▶ _WHAT YOU NEED TO DO_: Would you please output the lines from the one holding "rank(M restricted to the first 1 row and first 3" to the end of the entries, exactly and with no others?

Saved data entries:
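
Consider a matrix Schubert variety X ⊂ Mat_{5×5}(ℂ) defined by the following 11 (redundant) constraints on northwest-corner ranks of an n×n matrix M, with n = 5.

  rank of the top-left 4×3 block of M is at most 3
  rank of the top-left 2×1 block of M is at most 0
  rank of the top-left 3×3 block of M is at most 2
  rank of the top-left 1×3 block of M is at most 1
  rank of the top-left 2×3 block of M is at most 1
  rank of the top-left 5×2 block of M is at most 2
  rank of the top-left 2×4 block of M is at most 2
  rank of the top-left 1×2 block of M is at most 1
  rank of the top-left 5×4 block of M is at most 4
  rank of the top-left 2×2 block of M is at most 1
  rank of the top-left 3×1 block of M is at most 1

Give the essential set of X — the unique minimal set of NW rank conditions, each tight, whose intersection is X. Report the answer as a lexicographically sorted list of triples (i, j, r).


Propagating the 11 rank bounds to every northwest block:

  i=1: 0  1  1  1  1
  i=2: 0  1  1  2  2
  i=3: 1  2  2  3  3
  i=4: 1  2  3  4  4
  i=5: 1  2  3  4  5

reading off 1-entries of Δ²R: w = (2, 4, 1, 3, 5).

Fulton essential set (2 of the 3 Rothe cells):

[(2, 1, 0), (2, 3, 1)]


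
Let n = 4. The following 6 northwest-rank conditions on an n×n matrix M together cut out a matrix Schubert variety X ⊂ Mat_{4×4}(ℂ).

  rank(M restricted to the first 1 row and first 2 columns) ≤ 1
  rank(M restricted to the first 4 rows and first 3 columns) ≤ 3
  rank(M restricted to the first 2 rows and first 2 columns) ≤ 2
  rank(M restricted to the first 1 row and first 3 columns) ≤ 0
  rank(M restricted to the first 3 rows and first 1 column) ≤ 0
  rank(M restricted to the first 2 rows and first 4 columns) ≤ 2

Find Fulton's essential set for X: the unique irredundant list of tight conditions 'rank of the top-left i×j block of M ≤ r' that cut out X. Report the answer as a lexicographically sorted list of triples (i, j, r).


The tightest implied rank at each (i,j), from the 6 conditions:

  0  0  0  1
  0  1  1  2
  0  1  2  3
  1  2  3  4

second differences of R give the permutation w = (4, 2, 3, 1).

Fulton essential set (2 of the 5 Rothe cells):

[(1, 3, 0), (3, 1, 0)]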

▶ _ANSWER SECTION_:
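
  rank(M restricted to the first 1 row and first 3 columns) ≤ 0
  rank(M restricted to the first 3 rows and first 1 column) ≤ 0
  rank(M restricted to the first 2 rows and first 4 columns) ≤ 2

Find Fulton's essential set for X: the unique irredundant list of tight conditions 'rank of the top-left i×j block of M ≤ r' that cut out X. Report the answer as a lexicographically sorted list of triples (i, j, r).


The tightest implied rank at each (i,j), from the 6 conditions:

  0  0  0  1
  0  1  1  2
  0  1  2  3
  1  2  3  4

second differences of R give the permutation w = (4, 2, 3, 1).

Fulton essential set (2 of the 5 Rothe cells):

[(1, 3, 0), (3, 1, 0)]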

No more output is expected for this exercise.